**Task directions:** Only one stretch of the data below is wanted: the lines starting at the one with "For the form" and ending at the one with "Work with f(x,y)", both included, given again exactly.

**Stored data:**
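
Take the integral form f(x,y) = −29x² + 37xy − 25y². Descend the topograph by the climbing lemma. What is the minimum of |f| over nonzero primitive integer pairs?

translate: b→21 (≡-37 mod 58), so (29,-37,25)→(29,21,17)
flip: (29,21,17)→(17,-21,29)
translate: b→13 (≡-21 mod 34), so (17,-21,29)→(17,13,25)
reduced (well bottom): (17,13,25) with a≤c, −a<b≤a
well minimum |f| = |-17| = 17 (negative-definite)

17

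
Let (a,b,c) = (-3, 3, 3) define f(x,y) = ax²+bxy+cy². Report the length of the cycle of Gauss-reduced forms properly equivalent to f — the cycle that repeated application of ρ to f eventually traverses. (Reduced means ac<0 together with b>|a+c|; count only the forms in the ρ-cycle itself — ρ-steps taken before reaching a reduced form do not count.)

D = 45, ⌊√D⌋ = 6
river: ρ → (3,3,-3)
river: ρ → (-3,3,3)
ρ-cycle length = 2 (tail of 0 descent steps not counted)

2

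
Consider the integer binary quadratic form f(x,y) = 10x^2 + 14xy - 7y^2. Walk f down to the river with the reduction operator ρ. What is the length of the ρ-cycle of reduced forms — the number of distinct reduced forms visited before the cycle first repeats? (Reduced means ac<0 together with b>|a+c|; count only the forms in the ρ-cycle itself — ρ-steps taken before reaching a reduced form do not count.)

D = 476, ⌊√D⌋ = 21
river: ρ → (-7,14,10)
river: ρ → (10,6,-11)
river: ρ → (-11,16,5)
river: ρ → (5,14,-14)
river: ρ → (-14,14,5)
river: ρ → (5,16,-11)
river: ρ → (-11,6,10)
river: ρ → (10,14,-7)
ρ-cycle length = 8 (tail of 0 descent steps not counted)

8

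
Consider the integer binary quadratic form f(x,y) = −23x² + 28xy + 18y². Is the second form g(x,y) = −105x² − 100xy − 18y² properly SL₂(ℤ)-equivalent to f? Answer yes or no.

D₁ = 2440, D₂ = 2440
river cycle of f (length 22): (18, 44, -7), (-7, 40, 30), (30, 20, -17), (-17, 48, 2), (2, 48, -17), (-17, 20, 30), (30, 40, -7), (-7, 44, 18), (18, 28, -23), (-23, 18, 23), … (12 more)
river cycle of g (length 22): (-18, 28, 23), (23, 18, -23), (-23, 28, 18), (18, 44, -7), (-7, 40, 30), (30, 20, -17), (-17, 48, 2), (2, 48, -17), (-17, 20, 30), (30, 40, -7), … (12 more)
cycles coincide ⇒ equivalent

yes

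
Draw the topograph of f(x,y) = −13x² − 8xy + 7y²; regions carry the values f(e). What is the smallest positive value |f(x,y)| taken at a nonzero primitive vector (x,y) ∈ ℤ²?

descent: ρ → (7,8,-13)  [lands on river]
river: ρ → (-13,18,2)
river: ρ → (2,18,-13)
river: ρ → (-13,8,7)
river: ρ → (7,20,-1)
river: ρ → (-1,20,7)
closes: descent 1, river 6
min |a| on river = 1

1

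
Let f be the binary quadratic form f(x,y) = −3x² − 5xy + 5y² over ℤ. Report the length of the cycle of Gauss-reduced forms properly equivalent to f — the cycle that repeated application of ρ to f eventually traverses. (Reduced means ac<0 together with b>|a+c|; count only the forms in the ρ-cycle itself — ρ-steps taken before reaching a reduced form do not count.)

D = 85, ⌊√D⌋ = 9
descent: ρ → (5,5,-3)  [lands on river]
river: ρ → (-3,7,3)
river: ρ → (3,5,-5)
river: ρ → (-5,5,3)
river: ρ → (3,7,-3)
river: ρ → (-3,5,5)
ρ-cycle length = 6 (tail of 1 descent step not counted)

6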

...

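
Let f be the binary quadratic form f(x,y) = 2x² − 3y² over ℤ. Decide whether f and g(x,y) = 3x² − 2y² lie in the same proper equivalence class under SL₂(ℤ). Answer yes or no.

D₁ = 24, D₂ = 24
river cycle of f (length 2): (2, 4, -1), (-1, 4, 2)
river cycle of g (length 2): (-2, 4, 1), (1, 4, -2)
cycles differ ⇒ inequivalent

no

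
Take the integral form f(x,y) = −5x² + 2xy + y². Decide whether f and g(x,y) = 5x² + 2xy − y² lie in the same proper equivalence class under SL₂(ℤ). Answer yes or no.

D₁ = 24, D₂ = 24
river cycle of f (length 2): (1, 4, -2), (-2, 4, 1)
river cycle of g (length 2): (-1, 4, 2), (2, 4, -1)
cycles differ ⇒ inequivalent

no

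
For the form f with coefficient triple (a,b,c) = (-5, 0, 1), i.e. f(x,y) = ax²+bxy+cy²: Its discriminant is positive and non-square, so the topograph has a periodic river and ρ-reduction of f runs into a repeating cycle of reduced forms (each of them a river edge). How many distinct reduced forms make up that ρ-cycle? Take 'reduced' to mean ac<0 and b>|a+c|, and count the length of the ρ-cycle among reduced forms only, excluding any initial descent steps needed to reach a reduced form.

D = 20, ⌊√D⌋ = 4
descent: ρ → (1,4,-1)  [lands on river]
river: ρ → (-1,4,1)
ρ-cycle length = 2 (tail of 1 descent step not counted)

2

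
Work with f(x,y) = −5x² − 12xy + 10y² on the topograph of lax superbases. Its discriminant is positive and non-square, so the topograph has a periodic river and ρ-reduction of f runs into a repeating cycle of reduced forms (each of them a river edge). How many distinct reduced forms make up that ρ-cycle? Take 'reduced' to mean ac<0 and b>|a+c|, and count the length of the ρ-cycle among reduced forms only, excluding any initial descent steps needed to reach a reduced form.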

**Expected answer:**
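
For the form f with coefficient triple (a,b,c) = (-5, 0, 1), i.e. f(x,y) = ax²+bxy+cy²: Its discriminant is positive and non-square, so the topograph has a periodic river and ρ-reduction of f runs into a repeating cycle of reduced forms (each of them a river edge). How many distinct reduced forms make up that ρ-cycle? Take 'reduced' to mean ac<0 and b>|a+c|, and count the length of the ρ-cycle among reduced forms only, excluding any initial descent steps needed to reach a reduced form.

D = 20, ⌊√D⌋ = 4
descent: ρ → (1,4,-1)  [lands on river]
river: ρ → (-1,4,1)
ρ-cycle length = 2 (tail of 1 descent step not counted)

2

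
Work with f(x,y) = −5x² − 12xy + 10y² on the topograph of lax superbases. Its discriminant is positive and non-square, so the topograph has a periodic river and ρ-reduction of f runs into a repeating cycle of reduced forms (each of them a river edge). How many distinct reduced forms make up that ρ-cycle? Take 'reduced' to mean ac<0 and b>|a+c|, and count the length of the ρ-cycle among reduced forms only, excluding any initial descent steps needed to reach a reduced form.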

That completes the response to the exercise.